* **EXTRACTED INFORMATION**:
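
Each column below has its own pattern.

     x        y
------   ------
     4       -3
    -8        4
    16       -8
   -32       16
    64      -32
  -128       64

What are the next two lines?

Column x: ×(-2) each step, so 4, -8, 16, -32, 64, -128 → 256 → -512.
Column y goes -3, 4, -8, 16, -32, 64 → -128 → 256 (always the previous value of the column x).
Putting the parts together: 256  -128 and then -512  256.

256  -128; -512  256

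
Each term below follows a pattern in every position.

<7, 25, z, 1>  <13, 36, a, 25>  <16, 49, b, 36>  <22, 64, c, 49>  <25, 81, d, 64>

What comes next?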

* **WHAT THIS TASK INVOLVES**:
In full and exactly as written, repeat the data.

* **OUTPUT OF THE TASK**:
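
Each column below has its own pattern.

     x        y
------   ------
     4       -3
    -8        4
    16       -8
   -32       16
    64      -32
  -128       64

What are the next two lines?

Column x: ×(-2) each step, so 4, -8, 16, -32, 64, -128 → 256 → -512.
Column y goes -3, 4, -8, 16, -32, 64 → -128 → 256 (always the previous value of the column x).
Putting the parts together: 256  -128 and then -512  256.

256  -128; -512  256

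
Each term below follows a pattern in every position.

<7, 25, z, 1>  <13, 36, a, 25>  <16, 49, b, 36>  <22, 64, c, 49>  <25, 81, d, 64>

What comes next?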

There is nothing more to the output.